Work instructions ::
Every line containing "Rhaskan" should be copied out. Go through the entries and find them.

Source records ::
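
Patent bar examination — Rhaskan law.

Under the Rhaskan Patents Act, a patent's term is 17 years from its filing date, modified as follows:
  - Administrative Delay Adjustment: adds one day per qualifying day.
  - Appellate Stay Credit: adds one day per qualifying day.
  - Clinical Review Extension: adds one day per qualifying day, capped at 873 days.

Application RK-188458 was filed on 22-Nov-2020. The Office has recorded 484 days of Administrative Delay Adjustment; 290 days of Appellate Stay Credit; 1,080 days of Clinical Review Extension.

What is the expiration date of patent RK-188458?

Base term: filing date + 17 years → 22 November 2037.
Administrative Delay Adjustment: +484 days → 21 March 2039.
Appellate Stay Credit: +290 days → 5 January 2040.
Clinical Review Extension: 1080 days claimed exceeds the 873-day cap, so +873 days → 27 May 2042.

2042-05-27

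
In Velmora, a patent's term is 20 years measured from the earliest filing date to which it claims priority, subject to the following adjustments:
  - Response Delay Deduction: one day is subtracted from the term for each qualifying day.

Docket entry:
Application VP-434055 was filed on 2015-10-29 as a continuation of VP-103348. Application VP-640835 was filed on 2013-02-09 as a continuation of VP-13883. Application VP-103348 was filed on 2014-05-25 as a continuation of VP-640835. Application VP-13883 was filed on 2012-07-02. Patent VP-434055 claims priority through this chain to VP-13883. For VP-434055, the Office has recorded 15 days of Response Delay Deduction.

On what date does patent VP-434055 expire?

Earliest priority filing: 2 July 2012.
Base term: 2 July 2012 + 20 years → 2 July 2032.
Response Delay Deduction: −15 days → 17 June 2032.

June 17, 2032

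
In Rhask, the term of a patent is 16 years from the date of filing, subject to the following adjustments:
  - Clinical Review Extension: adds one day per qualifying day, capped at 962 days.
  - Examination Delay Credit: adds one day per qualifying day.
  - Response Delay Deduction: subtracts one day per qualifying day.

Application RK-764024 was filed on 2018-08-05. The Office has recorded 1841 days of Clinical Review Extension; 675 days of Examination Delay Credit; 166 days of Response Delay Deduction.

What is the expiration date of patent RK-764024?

Base term: filing date + 16 years → 5 August 2034.
Clinical Review Extension: 1841 days claimed exceeds the 962-day cap, so +962 days → 24 March 2037.
Examination Delay Credit: +675 days → 28 January 2039.
Response Delay Deduction: −166 days → 15 August 2038.

August 15, 2038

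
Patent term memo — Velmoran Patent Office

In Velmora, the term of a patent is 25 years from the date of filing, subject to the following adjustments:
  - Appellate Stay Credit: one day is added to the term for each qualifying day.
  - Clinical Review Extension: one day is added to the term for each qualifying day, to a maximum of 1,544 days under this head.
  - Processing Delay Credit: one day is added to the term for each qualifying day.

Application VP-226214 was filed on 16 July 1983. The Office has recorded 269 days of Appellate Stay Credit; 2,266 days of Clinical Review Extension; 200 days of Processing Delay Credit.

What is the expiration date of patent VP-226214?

January 19, 2014

Base term: filing date + 25 years → 16 July 2008.
Appellate Stay Credit: +269 days → 11 April 2009.
Clinical Review Extension: 2266 days claimed exceeds the 1544-day cap, so +1544 days → 3 July 2013.
Processing Delay Credit: +200 days → 19 January 2014.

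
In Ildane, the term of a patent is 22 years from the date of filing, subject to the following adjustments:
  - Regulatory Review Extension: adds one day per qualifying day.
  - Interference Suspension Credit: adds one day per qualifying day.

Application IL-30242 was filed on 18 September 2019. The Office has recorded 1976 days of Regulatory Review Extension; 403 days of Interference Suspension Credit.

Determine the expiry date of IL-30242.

March 24, 2048

Base term: filing date + 22 years → 18 September 2041.
Regulatory Review Extension: +1976 days → 15 February 2047.
Interference Suspension Credit: +403 days → 24 March 2048.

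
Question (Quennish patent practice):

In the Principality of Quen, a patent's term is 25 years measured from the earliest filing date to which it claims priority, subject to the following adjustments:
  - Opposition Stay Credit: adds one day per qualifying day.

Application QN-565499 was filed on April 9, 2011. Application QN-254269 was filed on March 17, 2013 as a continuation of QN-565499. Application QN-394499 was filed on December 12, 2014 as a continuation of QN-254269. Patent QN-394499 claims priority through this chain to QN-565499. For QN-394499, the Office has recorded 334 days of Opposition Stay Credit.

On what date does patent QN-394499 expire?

Earliest priority filing: 9 April 2011.
Base term: 9 April 2011 + 25 years → 9 April 2036.
Opposition Stay Credit: +334 days → 9 March 2037.

March 9, 2037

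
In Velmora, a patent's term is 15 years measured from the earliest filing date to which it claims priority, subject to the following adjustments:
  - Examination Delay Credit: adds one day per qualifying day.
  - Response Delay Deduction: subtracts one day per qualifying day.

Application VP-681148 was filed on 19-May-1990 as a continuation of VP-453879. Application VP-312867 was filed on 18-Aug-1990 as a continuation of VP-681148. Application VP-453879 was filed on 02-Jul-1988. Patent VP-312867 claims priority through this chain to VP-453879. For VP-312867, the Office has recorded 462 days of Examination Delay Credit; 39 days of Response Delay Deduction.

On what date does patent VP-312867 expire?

August 28, 2004

Earliest priority filing: 2 July 1988.
Base term: 2 July 1988 + 15 years → 2 July 2003.
Examination Delay Credit: +462 days → 6 October 2004.
Response Delay Deduction: −39 days → 28 August 2004.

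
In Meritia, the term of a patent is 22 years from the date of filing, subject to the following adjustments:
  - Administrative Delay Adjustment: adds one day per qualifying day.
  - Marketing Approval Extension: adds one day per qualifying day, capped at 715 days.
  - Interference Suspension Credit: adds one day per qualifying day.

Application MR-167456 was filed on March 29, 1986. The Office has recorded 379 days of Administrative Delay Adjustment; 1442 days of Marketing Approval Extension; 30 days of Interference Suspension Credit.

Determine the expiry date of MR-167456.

Base term: filing date + 22 years → 29 March 2008.
Administrative Delay Adjustment: +379 days → 12 April 2009.
Marketing Approval Extension: 1442 days claimed exceeds the 715-day cap, so +715 days → 28 March 2011.
Interference Suspension Credit: +30 days → 27 April 2011.

2011-04-27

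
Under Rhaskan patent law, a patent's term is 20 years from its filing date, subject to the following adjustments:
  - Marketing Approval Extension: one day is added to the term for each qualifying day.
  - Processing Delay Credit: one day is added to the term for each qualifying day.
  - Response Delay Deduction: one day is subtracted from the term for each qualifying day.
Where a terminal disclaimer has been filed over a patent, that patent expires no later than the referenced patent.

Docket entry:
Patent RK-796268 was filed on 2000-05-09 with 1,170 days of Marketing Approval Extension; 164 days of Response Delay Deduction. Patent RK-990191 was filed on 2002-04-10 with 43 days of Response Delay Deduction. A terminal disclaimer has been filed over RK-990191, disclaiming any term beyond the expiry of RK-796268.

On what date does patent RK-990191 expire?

2022-02-26

Natural term of RK-990191:
  Base: filing + 20 years → 10 April 2022.
  Response Delay Deduction: −43 days → 26 February 2022.
Expiry of referenced patent RK-796268:
  Base: filing + 20 years → 9 May 2020.
  Marketing Approval Extension: +1170 days → 23 July 2023.
  Response Delay Deduction: −164 days → 9 February 2023.
Terminal disclaimer: RK-990191 expires on the earlier of 26 February 2022 and 9 February 2023.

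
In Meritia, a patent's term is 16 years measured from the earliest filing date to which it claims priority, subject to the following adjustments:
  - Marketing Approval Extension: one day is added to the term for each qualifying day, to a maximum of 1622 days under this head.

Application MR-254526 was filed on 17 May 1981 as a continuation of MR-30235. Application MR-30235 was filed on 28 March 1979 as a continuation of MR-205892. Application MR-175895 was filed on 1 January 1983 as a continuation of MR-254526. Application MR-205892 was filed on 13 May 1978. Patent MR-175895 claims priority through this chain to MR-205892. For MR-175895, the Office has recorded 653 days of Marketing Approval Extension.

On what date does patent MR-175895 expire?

1996-02-25

Earliest priority filing: 13 May 1978.
Base term: 13 May 1978 + 16 years → 13 May 1994.
Marketing Approval Extension: 653 days (within the 1622-day cap) → +653 days → 25 February 1996.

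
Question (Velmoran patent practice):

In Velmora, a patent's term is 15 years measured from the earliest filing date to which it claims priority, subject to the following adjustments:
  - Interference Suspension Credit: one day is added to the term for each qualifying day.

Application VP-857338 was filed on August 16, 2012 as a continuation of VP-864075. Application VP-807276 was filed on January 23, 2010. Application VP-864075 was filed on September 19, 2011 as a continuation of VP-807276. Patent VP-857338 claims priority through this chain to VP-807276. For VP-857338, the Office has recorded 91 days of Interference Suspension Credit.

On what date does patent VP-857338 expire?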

Written response ::
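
Patent bar examination — Rhaskan law.
Under the Rhaskan Patents Act, a patent's term is 17 years from its filing date, modified as follows:
Under Rhaskan patent law, a patent's term is 20 years from its filing date, subject to the following adjustments: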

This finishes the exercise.